What to work on
Where a line contains the word "index", copy that line from the records below.

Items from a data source
◆ ◆ ◆ ◆ ◆ ◆ ◆

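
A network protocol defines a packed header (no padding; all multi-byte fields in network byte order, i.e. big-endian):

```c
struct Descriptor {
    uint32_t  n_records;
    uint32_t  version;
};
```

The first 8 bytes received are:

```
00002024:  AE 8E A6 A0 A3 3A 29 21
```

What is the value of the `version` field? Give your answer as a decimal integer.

`version` follows `n_records` (4 bytes), so it starts at byte offset 4 and occupies 4 bytes.
Bytes at offsets 4..7: A3 3A 29 21.
Big-endian: lowest address holds the most-significant byte.
The bytes are already most-significant first: 0xA33A2921.
0xA33A2921 = 2738497825.

2738497825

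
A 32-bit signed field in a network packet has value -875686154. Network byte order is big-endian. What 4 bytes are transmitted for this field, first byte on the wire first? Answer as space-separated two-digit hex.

CB CE 16 F6

Two's complement of -875686154 in 32 bits: 875686154 = 0x3431E90A; invert → 0xCBCE16F5; add 1 → 0xCBCE16F6.
Split into bytes (most-significant first): CB CE 16 F6.
In big-endian order the high byte comes first in memory.
So the memory order matches the most-significant-first order: CB CE 16 F6.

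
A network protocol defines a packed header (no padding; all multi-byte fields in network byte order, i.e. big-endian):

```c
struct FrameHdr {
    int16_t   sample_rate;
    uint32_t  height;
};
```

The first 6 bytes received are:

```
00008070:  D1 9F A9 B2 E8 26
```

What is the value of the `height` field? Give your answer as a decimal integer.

2847074342

`height` follows `sample_rate` (2 bytes), so it starts at byte offset 2 and occupies 4 bytes.
Bytes at offsets 2..5: A9 B2 E8 26.
Big-endian: lowest address holds the most-significant byte.
The bytes are already most-significant first: 0xA9B2E826.
0xA9B2E826 = 2847074342.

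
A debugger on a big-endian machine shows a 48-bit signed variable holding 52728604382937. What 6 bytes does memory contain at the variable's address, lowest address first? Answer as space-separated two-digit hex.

2F F4 D5 BB D6 D9

52728604382937 in hexadecimal, padded to 48 bits, is 0x2FF4D5BBD6D9.
Split into bytes (most-significant first): 2F F4 D5 BB D6 D9.
In big-endian order the high byte comes first in memory.
So the memory order matches the most-significant-first order: 2F F4 D5 BB D6 D9.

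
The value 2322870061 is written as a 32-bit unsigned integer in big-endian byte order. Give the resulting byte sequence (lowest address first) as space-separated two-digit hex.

2322870061 in hexadecimal, padded to 32 bits, is 0x8A742F2D.
Split into bytes (most-significant first): 8A 74 2F 2D.
In big-endian order the high byte comes first in memory.
So the memory order matches the most-significant-first order: 8A 74 2F 2D.

8A 74 2F 2D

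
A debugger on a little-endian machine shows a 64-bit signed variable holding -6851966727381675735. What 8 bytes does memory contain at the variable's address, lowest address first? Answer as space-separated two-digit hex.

29 91 9E 91 90 EC E8 A0

Two's complement of -6851966727381675735 in 64 bits: 6851966727381675735 = 0x5F17136F6E616ED7; invert → 0xA0E8EC90919E9128; add 1 → 0xA0E8EC90919E9129.
Split into bytes (most-significant first): A0 E8 EC 90 91 9E 91 29.
Little-endian stores the least-significant byte at the lowest address.
So at ascending addresses the bytes are 29 91 9E 91 90 EC E8 A0.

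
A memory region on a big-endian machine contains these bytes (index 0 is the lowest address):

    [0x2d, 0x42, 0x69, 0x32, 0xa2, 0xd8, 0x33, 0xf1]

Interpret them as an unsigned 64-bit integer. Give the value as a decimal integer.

Big-endian stores the most-significant byte at the lowest address.
The bytes are already most-significant first: 0x2D426932A2D833F1.
0x2D426932A2D833F1 = 3261284746371019761.

3261284746371019761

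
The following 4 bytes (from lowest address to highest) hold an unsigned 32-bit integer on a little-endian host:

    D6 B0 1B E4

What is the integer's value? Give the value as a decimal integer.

Little-endian stores the least-significant byte at the lowest address.
Reassemble most-significant byte first: E4 1B B0 D6 → 0xE41BB0D6.
0xE41BB0D6 = 3827019990.

3827019990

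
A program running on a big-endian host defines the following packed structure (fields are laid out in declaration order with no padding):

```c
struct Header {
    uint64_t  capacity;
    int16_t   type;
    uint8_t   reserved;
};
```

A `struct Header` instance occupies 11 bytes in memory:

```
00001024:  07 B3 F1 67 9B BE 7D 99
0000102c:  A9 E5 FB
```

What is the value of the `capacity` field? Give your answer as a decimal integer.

555052606393580953

`capacity` is the first field, at byte offset 0, occupying 8 bytes.
Bytes at offsets 0..7: 07 B3 F1 67 9B BE 7D 99.
Big-endian stores the most-significant byte at the lowest address.
The bytes are already most-significant first: 0x07B3F1679BBE7D99.
0x07B3F1679BBE7D99 = 555052606393580953.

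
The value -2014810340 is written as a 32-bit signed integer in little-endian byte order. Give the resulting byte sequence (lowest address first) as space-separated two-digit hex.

Two's complement of -2014810340 in 32 bits: 2014810340 = 0x781790E4; invert → 0x87E86F1B; add 1 → 0x87E86F1C.
Split into bytes (most-significant first): 87 E8 6F 1C.
Little-endian: lowest address holds the least-significant byte.
So at ascending addresses the bytes are 1C 6F E8 87.

1C 6F E8 87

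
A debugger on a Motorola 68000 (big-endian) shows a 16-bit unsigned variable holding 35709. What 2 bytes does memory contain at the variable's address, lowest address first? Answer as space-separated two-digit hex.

35709 in hexadecimal, padded to 16 bits, is 0x8B7D.
Split into bytes (most-significant first): 8B 7D.
In big-endian order the high byte comes first in memory.
So the memory order matches the most-significant-first order: 8B 7D.

8B 7D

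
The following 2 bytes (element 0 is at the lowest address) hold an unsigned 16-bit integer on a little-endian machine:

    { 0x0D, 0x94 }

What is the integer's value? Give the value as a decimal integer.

37901

Little-endian stores the least-significant byte at the lowest address.
Reassemble most-significant byte first: 94 0D → 0x940D.
0x940D = 37901.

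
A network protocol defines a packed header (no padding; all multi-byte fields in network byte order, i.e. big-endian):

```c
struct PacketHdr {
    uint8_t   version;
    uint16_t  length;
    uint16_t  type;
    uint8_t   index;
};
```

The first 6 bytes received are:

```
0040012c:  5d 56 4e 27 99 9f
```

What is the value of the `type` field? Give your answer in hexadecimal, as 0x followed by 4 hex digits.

0x2799

`type` follows `version` (1 B), `length` (2 B), so it starts at offset 1 + 2 = 3 and occupies 2 bytes.
Bytes at offsets 3..4: 27 99.
Big-endian: lowest address holds the most-significant byte.
The bytes are already most-significant first: 0x2799.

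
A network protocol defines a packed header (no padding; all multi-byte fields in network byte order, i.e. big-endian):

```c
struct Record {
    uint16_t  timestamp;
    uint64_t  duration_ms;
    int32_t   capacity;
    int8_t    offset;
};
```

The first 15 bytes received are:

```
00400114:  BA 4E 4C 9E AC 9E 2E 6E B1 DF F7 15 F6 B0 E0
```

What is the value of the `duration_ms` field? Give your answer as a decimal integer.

5521039988586623455

`duration_ms` follows `timestamp` (2 bytes), so it starts at byte offset 2 and occupies 8 bytes.
Bytes at offsets 2..9: 4C 9E AC 9E 2E 6E B1 DF.
Big-endian stores the most-significant byte at the lowest address.
The bytes are already most-significant first: 0x4C9EAC9E2E6EB1DF.
0x4C9EAC9E2E6EB1DF = 5521039988586623455.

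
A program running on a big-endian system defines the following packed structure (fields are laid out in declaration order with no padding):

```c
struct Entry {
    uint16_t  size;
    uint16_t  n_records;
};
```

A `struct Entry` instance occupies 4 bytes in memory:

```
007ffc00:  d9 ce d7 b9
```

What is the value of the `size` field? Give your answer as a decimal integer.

55758

`size` is the first field, at byte offset 0, occupying 2 bytes.
Bytes at offsets 0..1: D9 CE.
Big-endian: lowest address holds the most-significant byte.
The bytes are already most-significant first: 0xD9CE.
0xD9CE = 55758.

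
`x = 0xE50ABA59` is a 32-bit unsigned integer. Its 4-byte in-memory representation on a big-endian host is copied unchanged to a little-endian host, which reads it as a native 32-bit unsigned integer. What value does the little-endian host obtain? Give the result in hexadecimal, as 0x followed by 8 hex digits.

Stored big-endian, the bytes at ascending addresses are E5 0A BA 59.
Read back as little-endian, the first byte is least significant, giving 0x59BA0AE5.

0x59BA0AE5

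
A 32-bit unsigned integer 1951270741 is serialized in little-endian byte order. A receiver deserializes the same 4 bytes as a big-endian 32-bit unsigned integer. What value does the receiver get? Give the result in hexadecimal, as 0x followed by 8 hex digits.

0x55074E74

1951270741 in 32-bit hexadecimal is 0x744E0755.
Stored little-endian, the bytes at ascending addresses are 55 07 4E 74.
Read back as big-endian, the last byte is least significant, giving 0x55074E74.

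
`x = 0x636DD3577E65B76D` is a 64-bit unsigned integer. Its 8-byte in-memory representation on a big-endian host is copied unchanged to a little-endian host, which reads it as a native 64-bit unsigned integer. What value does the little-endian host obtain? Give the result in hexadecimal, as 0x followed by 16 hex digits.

Stored big-endian, the bytes at ascending addresses are 63 6D D3 57 7E 65 B7 6D.
Read back as little-endian, the first byte is least significant, giving 0x6DB7657E57D36D63.

0x6DB7657E57D36D63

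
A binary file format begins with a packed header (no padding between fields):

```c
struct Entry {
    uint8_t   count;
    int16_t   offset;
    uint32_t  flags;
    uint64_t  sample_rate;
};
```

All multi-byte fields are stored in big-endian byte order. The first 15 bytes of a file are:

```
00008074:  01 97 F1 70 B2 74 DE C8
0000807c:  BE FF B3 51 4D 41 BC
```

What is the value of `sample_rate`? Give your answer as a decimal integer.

14465280198788858300

`sample_rate` follows `count` (1 B), `offset` (2 B), `flags` (4 B), so it starts at offset 1 + 2 + 4 = 7 and occupies 8 bytes.
Bytes at offsets 7..14: C8 BE FF B3 51 4D 41 BC.
Big-endian: lowest address holds the most-significant byte.
The bytes are already most-significant first: 0xC8BEFFB3514D41BC.
0xC8BEFFB3514D41BC = 14465280198788858300.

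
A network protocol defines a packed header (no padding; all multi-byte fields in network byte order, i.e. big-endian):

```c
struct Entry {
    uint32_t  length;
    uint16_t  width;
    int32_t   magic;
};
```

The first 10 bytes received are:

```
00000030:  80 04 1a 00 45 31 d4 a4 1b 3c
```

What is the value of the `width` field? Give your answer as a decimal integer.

`width` follows `length` (4 bytes), so it starts at byte offset 4 and occupies 2 bytes.
Bytes at offsets 4..5: 45 31.
Big-endian stores the most-significant byte at the lowest address.
The bytes are already most-significant first: 0x4531.
0x4531 = 17713.

17713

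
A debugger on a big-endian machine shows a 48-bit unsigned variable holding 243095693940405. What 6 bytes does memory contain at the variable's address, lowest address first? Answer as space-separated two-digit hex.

243095693940405 in hexadecimal, padded to 48 bits, is 0xDD18207BD6B5.
Split into bytes (most-significant first): DD 18 20 7B D6 B5.
In big-endian order the high byte comes first in memory.
So the memory order matches the most-significant-first order: DD 18 20 7B D6 B5.

DD 18 20 7B D6 B5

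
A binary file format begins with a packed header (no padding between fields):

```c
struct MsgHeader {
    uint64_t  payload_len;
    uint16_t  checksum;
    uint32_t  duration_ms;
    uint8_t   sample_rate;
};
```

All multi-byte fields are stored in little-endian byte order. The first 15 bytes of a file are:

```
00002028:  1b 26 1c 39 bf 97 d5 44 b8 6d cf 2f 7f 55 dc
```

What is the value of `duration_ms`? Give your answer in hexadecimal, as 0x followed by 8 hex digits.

`duration_ms` follows `payload_len` (8 B), `checksum` (2 B), so it starts at offset 8 + 2 = 10 and occupies 4 bytes.
Bytes at offsets 10..13: CF 2F 7F 55.
Little-endian: lowest address holds the least-significant byte.
Reassemble most-significant byte first: 55 7F 2F CF → 0x557F2FCF.

0x557F2FCF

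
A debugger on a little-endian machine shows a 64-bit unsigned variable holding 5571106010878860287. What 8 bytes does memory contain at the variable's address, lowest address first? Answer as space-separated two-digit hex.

FF 5B 7A 60 66 8B 50 4D

5571106010878860287 in hexadecimal, padded to 64 bits, is 0x4D508B66607A5BFF.
Split into bytes (most-significant first): 4D 50 8B 66 60 7A 5B FF.
Little-endian: lowest address holds the least-significant byte.
So at ascending addresses the bytes are FF 5B 7A 60 66 8B 50 4D.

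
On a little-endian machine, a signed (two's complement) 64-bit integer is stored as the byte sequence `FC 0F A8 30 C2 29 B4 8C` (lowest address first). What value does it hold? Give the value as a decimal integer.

-8307969498575007748

Little-endian stores the least-significant byte at the lowest address.
Reassemble most-significant byte first: 8C B4 29 C2 30 A8 0F FC → 0x8CB429C230A80FFC.
Top bit is set, so as a signed 64-bit value this is 0x8CB429C230A80FFC − 2^64 = -8307969498575007748.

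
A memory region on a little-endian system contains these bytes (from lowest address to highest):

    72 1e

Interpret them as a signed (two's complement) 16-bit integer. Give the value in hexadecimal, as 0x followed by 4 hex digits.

0x1E72

Little-endian: lowest address holds the least-significant byte.
Reassemble most-significant byte first: 1E 72 → 0x1E72.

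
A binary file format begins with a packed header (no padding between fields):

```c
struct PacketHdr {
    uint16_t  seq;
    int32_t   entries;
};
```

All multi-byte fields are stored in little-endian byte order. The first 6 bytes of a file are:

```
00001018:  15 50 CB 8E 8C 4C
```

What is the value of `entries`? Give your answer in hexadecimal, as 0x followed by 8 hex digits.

`entries` follows `seq` (2 bytes), so it starts at byte offset 2 and occupies 4 bytes.
Bytes at offsets 2..5: CB 8E 8C 4C.
Little-endian: lowest address holds the least-significant byte.
Reassemble most-significant byte first: 4C 8C 8E CB → 0x4C8C8ECB.

0x4C8C8ECB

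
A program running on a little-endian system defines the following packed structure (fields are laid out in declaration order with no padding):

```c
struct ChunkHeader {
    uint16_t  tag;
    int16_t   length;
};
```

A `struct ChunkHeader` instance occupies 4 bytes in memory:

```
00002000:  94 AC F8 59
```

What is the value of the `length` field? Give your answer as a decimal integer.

`length` follows `tag` (2 bytes), so it starts at byte offset 2 and occupies 2 bytes.
Bytes at offsets 2..3: F8 59.
In little-endian order the low byte comes first in memory.
Reassemble most-significant byte first: 59 F8 → 0x59F8.
0x59F8 = 23032.

23032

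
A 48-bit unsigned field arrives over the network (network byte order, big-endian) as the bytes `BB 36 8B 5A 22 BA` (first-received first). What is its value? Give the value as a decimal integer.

Big-endian stores the most-significant byte at the lowest address.
The bytes are already most-significant first: 0xBB368B5A22BA.
0xBB368B5A22BA = 205842940568250.

205842940568250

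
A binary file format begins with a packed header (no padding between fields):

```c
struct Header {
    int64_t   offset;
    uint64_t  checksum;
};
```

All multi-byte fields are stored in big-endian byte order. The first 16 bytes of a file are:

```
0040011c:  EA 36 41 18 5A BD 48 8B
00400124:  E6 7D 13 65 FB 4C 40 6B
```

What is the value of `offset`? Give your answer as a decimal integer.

`offset` is the first field, at byte offset 0, occupying 8 bytes.
Bytes at offsets 0..7: EA 36 41 18 5A BD 48 8B.
Big-endian: lowest address holds the most-significant byte.
The bytes are already most-significant first: 0xEA3641185ABD488B.
Top bit is set, so as a signed 64-bit value this is 0xEA3641185ABD488B − 2^64 = -1569995847234664309.

-1569995847234664309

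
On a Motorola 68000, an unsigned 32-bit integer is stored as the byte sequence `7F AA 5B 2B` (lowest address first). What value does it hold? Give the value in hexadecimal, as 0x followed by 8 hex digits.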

◆ ◆ ◆ ◆ ◆ ◆ ◆

Exercise output
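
A memory region on a big-endian machine contains these bytes (index 0 is the lowest address):
    uint8_t   index;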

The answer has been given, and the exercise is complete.